▸ TASK
Could you copy all of the records below exactly as they appear?

▸ TASK MATERIAL
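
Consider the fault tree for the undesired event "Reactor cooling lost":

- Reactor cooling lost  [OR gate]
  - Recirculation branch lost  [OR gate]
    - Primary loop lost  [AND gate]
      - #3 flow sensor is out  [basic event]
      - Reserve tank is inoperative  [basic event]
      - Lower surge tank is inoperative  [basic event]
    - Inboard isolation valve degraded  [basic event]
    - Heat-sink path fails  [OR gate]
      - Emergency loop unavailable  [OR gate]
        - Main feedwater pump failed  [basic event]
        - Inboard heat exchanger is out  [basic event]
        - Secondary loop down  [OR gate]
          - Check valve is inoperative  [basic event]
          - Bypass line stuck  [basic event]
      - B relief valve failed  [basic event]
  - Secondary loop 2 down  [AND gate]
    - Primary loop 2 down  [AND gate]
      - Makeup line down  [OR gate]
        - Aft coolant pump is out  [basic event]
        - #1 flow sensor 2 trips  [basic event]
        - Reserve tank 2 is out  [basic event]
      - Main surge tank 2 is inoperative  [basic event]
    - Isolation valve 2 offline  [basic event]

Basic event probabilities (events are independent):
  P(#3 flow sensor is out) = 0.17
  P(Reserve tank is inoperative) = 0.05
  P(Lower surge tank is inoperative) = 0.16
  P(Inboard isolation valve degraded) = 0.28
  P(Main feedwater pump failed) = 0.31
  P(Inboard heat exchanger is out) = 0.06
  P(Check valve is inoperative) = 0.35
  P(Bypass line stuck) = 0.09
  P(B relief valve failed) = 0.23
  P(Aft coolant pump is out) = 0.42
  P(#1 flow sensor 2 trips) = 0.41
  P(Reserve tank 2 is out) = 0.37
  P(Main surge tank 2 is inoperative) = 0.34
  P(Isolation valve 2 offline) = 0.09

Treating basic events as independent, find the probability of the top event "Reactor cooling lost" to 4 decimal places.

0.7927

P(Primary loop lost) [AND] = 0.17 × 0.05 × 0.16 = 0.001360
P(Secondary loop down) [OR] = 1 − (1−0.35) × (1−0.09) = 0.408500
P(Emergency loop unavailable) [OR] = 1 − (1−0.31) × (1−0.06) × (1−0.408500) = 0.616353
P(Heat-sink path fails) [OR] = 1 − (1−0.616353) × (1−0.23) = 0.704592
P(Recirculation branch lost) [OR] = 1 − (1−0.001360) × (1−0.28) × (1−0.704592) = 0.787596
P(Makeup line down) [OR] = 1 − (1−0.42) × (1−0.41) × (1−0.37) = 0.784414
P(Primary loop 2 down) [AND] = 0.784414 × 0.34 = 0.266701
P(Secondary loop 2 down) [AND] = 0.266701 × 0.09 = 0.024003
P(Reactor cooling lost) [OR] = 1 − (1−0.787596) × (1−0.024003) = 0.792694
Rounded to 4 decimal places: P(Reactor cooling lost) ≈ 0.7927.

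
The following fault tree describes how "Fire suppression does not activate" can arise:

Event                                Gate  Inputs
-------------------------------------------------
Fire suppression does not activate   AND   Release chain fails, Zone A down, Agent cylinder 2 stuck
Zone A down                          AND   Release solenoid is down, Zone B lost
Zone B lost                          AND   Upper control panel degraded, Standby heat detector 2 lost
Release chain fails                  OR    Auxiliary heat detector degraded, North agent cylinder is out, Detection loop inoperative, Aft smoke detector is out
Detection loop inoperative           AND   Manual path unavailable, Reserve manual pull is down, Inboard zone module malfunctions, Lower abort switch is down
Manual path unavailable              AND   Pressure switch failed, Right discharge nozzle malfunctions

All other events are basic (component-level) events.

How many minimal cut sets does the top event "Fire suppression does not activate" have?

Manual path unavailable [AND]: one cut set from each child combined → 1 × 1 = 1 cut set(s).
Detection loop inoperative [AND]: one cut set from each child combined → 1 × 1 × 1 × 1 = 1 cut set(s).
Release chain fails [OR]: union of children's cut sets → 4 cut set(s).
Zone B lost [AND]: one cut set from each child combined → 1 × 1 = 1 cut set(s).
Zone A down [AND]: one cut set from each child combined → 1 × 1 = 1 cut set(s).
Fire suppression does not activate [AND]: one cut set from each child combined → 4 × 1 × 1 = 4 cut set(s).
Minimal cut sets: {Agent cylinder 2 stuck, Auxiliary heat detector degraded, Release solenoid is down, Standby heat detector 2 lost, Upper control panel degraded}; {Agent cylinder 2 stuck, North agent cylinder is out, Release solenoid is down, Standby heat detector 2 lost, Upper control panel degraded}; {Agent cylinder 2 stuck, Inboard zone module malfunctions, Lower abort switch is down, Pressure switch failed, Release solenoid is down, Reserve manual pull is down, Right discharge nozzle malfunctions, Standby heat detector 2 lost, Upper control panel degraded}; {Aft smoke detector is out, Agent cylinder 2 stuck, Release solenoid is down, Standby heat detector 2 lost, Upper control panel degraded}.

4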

▸ RESULT FOR THIS TASK
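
Consider the fault tree for the undesired event "Reactor cooling lost":

- Reactor cooling lost  [OR gate]
  - Recirculation branch lost  [OR gate]
    - Primary loop lost  [AND gate]
      - #3 flow sensor is out  [basic event]
      - Reserve tank is inoperative  [basic event]
      - Lower surge tank is inoperative  [basic event]
    - Inboard isolation valve degraded  [basic event]
    - Heat-sink path fails  [OR gate]
      - Emergency loop unavailable  [OR gate]
        - Main feedwater pump failed  [basic event]
        - Inboard heat exchanger is out  [basic event]
        - Secondary loop down  [OR gate]
          - Check valve is inoperative  [basic event]
          - Bypass line stuck  [basic event]
      - B relief valve failed  [basic event]
  - Secondary loop 2 down  [AND gate]
    - Primary loop 2 down  [AND gate]
      - Makeup line down  [OR gate]
        - Aft coolant pump is out  [basic event]
        - #1 flow sensor 2 trips  [basic event]
        - Reserve tank 2 is out  [basic event]
      - Main surge tank 2 is inoperative  [basic event]
    - Isolation valve 2 offline  [basic event]

Basic event probabilities (events are independent):
  P(#3 flow sensor is out) = 0.17
  P(Reserve tank is inoperative) = 0.05
  P(Lower surge tank is inoperative) = 0.16
  P(Inboard isolation valve degraded) = 0.28
  P(Main feedwater pump failed) = 0.31
  P(Inboard heat exchanger is out) = 0.06
  P(Check valve is inoperative) = 0.35
  P(Bypass line stuck) = 0.09
  P(B relief valve failed) = 0.23
  P(Aft coolant pump is out) = 0.42
  P(#1 flow sensor 2 trips) = 0.41
  P(Reserve tank 2 is out) = 0.37
  P(Main surge tank 2 is inoperative) = 0.34
  P(Isolation valve 2 offline) = 0.09

Treating basic events as independent, find the probability of the top event "Reactor cooling lost" to 4 decimal places.

0.7927

P(Primary loop lost) [AND] = 0.17 × 0.05 × 0.16 = 0.001360
P(Secondary loop down) [OR] = 1 − (1−0.35) × (1−0.09) = 0.408500
P(Emergency loop unavailable) [OR] = 1 − (1−0.31) × (1−0.06) × (1−0.408500) = 0.616353
P(Heat-sink path fails) [OR] = 1 − (1−0.616353) × (1−0.23) = 0.704592
P(Recirculation branch lost) [OR] = 1 − (1−0.001360) × (1−0.28) × (1−0.704592) = 0.787596
P(Makeup line down) [OR] = 1 − (1−0.42) × (1−0.41) × (1−0.37) = 0.784414
P(Primary loop 2 down) [AND] = 0.784414 × 0.34 = 0.266701
P(Secondary loop 2 down) [AND] = 0.266701 × 0.09 = 0.024003
P(Reactor cooling lost) [OR] = 1 − (1−0.787596) × (1−0.024003) = 0.792694
Rounded to 4 decimal places: P(Reactor cooling lost) ≈ 0.7927.

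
The following fault tree describes how "Fire suppression does not activate" can arise:

Event                                Gate  Inputs
-------------------------------------------------
Fire suppression does not activate   AND   Release chain fails, Zone A down, Agent cylinder 2 stuck
Zone A down                          AND   Release solenoid is down, Zone B lost
Zone B lost                          AND   Upper control panel degraded, Standby heat detector 2 lost
Release chain fails                  OR    Auxiliary heat detector degraded, North agent cylinder is out, Detection loop inoperative, Aft smoke detector is out
Detection loop inoperative           AND   Manual path unavailable, Reserve manual pull is down, Inboard zone module malfunctions, Lower abort switch is down
Manual path unavailable              AND   Pressure switch failed, Right discharge nozzle malfunctions

All other events are basic (component-level) events.

How many minimal cut sets does the top event "Fire suppression does not activate" have?

Manual path unavailable [AND]: one cut set from each child combined → 1 × 1 = 1 cut set(s).
Detection loop inoperative [AND]: one cut set from each child combined → 1 × 1 × 1 × 1 = 1 cut set(s).
Release chain fails [OR]: union of children's cut sets → 4 cut set(s).
Zone B lost [AND]: one cut set from each child combined → 1 × 1 = 1 cut set(s).
Zone A down [AND]: one cut set from each child combined → 1 × 1 = 1 cut set(s).
Fire suppression does not activate [AND]: one cut set from each child combined → 4 × 1 × 1 = 4 cut set(s).
Minimal cut sets: {Agent cylinder 2 stuck, Auxiliary heat detector degraded, Release solenoid is down, Standby heat detector 2 lost, Upper control panel degraded}; {Agent cylinder 2 stuck, North agent cylinder is out, Release solenoid is down, Standby heat detector 2 lost, Upper control panel degraded}; {Agent cylinder 2 stuck, Inboard zone module malfunctions, Lower abort switch is down, Pressure switch failed, Release solenoid is down, Reserve manual pull is down, Right discharge nozzle malfunctions, Standby heat detector 2 lost, Upper control panel degraded}; {Aft smoke detector is out, Agent cylinder 2 stuck, Release solenoid is down, Standby heat detector 2 lost, Upper control panel degraded}.

4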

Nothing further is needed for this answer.